INFORMATION>
....................

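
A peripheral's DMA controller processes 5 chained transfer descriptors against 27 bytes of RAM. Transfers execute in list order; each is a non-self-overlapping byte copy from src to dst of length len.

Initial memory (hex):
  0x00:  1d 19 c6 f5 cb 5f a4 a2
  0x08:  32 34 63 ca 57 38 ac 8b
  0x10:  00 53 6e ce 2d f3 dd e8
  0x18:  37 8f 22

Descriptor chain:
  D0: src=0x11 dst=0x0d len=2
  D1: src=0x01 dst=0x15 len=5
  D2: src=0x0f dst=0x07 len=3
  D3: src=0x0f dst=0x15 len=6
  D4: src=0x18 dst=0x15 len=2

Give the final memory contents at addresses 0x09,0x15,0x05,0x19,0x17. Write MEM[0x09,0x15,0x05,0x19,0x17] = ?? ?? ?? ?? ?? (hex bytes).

MEM[0x09,0x15,0x05,0x19,0x17] = 53 6e 5f ce 53

  after D0: wrote 2B at 0x0d = 536e
  after D1: wrote 5B at 0x15 = 19c6f5cb5f
  after D2: wrote 3B at 0x07 = 8b0053
  after D3: wrote 6B at 0x15 = 8b00536ece2d
  after D4: wrote 2B at 0x15 = 6ece
query mem[0x09]=0x53, mem[0x15]=0x6e, mem[0x05]=0x5f, mem[0x19]=0xce, mem[0x17]=0x53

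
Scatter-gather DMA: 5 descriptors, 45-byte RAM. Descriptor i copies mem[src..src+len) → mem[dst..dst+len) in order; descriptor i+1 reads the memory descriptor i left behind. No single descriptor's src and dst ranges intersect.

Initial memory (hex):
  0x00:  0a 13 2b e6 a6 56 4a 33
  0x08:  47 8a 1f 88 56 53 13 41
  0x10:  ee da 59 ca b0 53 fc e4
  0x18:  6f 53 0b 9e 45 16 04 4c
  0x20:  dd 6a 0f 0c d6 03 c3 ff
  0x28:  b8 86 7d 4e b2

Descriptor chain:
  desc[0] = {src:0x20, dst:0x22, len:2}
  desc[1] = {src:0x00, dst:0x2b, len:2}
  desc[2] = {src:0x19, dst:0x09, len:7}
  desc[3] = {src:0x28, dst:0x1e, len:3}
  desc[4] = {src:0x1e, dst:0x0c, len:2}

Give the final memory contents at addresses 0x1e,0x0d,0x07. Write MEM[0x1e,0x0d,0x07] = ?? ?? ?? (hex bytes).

#0 dst[0x22+2] := {0xdd,0x6a}
#1 dst[0x2b+2] := {0x0a,0x13}
#2 dst[0x09+7] := {0x53,0x0b,0x9e,0x45,0x16,0x04,0x4c}
#3 dst[0x1e+3] := {0xb8,0x86,0x7d}
#4 dst[0x0c+2] := {0xb8,0x86}
query mem[0x1e]=0xb8, mem[0x0d]=0x86, mem[0x07]=0x33

MEM[0x1e,0x0d,0x07] = b8 86 33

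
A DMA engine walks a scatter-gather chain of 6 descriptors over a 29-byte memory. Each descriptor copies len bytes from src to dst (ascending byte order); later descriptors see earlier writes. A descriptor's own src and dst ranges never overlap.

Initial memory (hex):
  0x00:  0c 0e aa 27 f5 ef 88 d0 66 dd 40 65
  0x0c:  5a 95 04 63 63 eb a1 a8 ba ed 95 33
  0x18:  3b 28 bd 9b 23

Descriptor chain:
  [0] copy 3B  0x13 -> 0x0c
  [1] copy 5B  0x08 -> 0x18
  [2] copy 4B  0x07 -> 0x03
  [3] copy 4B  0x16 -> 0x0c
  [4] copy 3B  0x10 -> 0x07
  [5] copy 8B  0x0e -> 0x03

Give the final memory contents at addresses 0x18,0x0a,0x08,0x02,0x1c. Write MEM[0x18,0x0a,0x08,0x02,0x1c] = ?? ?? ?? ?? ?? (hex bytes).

D0: mem[0x0c..0x0e] <- [a8 ba ed]
D1: mem[0x18..0x1c] <- [66 dd 40 65 a8]
D2: mem[0x03..0x06] <- [d0 66 dd 40]
D3: mem[0x0c..0x0f] <- [95 33 66 dd]
D4: mem[0x07..0x09] <- [63 eb a1]
D5: mem[0x03..0x0a] <- [66 dd 63 eb a1 a8 ba ed]
query mem[0x18]=0x66, mem[0x0a]=0xed, mem[0x08]=0xa8, mem[0x02]=0xaa, mem[0x1c]=0xa8

MEM[0x18,0x0a,0x08,0x02,0x1c] = 66 ed a8 aa a8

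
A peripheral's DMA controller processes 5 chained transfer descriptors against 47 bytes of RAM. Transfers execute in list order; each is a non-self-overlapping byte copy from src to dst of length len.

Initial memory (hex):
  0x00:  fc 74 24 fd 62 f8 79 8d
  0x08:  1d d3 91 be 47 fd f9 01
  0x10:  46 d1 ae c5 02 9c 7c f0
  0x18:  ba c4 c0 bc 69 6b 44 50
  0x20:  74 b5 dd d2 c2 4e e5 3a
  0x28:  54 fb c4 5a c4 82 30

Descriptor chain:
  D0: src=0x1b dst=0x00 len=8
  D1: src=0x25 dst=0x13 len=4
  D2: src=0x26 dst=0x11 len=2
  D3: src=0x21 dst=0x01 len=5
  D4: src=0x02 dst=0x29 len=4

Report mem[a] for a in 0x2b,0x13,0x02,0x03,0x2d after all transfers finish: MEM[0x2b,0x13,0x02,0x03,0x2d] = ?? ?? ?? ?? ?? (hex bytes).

MEM[0x2b,0x13,0x02,0x03,0x2d] = c2 4e dd d2 82

D0: mem[0x00..0x07] <- [bc 69 6b 44 50 74 b5 dd]
D1: mem[0x13..0x16] <- [4e e5 3a 54]
D2: mem[0x11..0x12] <- [e5 3a]
D3: mem[0x01..0x05] <- [b5 dd d2 c2 4e]
D4: mem[0x29..0x2c] <- [dd d2 c2 4e]
query mem[0x2b]=0xc2, mem[0x13]=0x4e, mem[0x02]=0xdd, mem[0x03]=0xd2, mem[0x2d]=0x82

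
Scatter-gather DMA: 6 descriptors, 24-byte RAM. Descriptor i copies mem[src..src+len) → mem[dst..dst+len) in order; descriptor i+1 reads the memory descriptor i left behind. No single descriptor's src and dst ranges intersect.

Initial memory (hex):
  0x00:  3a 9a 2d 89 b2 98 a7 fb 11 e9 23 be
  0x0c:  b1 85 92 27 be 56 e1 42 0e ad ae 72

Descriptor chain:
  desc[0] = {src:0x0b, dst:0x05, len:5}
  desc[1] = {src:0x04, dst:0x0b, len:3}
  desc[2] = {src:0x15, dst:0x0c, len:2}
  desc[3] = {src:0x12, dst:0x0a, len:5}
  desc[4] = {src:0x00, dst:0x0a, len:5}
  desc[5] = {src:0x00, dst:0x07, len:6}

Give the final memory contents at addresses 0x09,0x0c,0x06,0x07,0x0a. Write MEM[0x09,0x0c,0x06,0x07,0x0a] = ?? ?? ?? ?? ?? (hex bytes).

#0 dst[0x05+5] := {0xbe,0xb1,0x85,0x92,0x27}
#1 dst[0x0b+3] := {0xb2,0xbe,0xb1}
#2 dst[0x0c+2] := {0xad,0xae}
#3 dst[0x0a+5] := {0xe1,0x42,0x0e,0xad,0xae}
#4 dst[0x0a+5] := {0x3a,0x9a,0x2d,0x89,0xb2}
#5 dst[0x07+6] := {0x3a,0x9a,0x2d,0x89,0xb2,0xbe}
query mem[0x09]=0x2d, mem[0x0c]=0xbe, mem[0x06]=0xb1, mem[0x07]=0x3a, mem[0x0a]=0x89

MEM[0x09,0x0c,0x06,0x07,0x0a] = 2d be b1 3a 89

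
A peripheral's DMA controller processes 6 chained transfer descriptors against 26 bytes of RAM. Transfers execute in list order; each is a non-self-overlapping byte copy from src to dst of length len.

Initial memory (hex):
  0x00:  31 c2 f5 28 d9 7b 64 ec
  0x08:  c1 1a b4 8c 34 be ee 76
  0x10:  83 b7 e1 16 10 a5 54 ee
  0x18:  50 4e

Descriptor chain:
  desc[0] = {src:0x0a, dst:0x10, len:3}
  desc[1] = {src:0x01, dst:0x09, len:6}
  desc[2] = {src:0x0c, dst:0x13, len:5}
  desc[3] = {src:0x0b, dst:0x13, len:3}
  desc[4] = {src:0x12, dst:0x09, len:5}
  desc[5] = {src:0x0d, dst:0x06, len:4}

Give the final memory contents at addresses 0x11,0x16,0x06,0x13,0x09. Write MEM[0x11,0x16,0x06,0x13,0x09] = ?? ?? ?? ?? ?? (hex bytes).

D0: mem[0x10..0x12] <- [b4 8c 34]
D1: mem[0x09..0x0e] <- [c2 f5 28 d9 7b 64]
D2: mem[0x13..0x17] <- [d9 7b 64 76 b4]
D3: mem[0x13..0x15] <- [28 d9 7b]
D4: mem[0x09..0x0d] <- [34 28 d9 7b 76]
D5: mem[0x06..0x09] <- [76 64 76 b4]
query mem[0x11]=0x8c, mem[0x16]=0x76, mem[0x06]=0x76, mem[0x13]=0x28, mem[0x09]=0xb4

MEM[0x11,0x16,0x06,0x13,0x09] = 8c 76 76 28 b4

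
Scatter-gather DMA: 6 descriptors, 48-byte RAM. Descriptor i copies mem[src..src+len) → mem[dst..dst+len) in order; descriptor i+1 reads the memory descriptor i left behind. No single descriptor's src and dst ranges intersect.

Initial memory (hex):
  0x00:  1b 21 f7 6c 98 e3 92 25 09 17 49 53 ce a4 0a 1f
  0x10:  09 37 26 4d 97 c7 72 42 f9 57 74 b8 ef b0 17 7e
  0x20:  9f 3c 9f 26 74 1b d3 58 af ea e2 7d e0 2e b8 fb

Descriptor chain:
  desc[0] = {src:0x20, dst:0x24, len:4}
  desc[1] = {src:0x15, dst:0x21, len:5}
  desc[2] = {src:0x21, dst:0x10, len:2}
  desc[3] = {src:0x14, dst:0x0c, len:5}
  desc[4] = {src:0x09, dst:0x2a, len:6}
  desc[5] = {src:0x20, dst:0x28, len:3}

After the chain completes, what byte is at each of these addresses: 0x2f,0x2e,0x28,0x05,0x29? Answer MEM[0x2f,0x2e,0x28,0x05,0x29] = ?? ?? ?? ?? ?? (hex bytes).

MEM[0x2f,0x2e,0x28,0x05,0x29] = 72 c7 9f e3 c7

#0 dst[0x24+4] := {0x9f,0x3c,0x9f,0x26}
#1 dst[0x21+5] := {0xc7,0x72,0x42,0xf9,0x57}
#2 dst[0x10+2] := {0xc7,0x72}
#3 dst[0x0c+5] := {0x97,0xc7,0x72,0x42,0xf9}
#4 dst[0x2a+6] := {0x17,0x49,0x53,0x97,0xc7,0x72}
#5 dst[0x28+3] := {0x9f,0xc7,0x72}
query mem[0x2f]=0x72, mem[0x2e]=0xc7, mem[0x28]=0x9f, mem[0x05]=0xe3, mem[0x29]=0xc7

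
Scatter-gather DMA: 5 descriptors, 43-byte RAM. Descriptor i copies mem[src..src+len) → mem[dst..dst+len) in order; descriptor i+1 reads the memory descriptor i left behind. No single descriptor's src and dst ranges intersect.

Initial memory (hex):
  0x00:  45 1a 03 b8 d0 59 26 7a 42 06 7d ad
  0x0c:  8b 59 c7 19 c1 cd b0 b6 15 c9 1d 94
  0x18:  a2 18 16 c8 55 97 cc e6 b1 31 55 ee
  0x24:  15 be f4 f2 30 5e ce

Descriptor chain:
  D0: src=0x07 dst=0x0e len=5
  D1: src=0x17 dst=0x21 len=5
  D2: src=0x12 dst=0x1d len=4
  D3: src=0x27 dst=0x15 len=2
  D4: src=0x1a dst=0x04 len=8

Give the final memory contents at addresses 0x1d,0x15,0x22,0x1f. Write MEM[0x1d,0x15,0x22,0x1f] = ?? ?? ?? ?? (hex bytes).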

....................

All lines in the listing above between the line with "D3: src=0x21 dst=0x01 len=5" and the line with "D4: src=0x02 dst=0x29 len=4", inclusive, should be set down exactly, and no line outside that range.

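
  D3: src=0x21 dst=0x01 len=5
  D4: src=0x02 dst=0x29 len=4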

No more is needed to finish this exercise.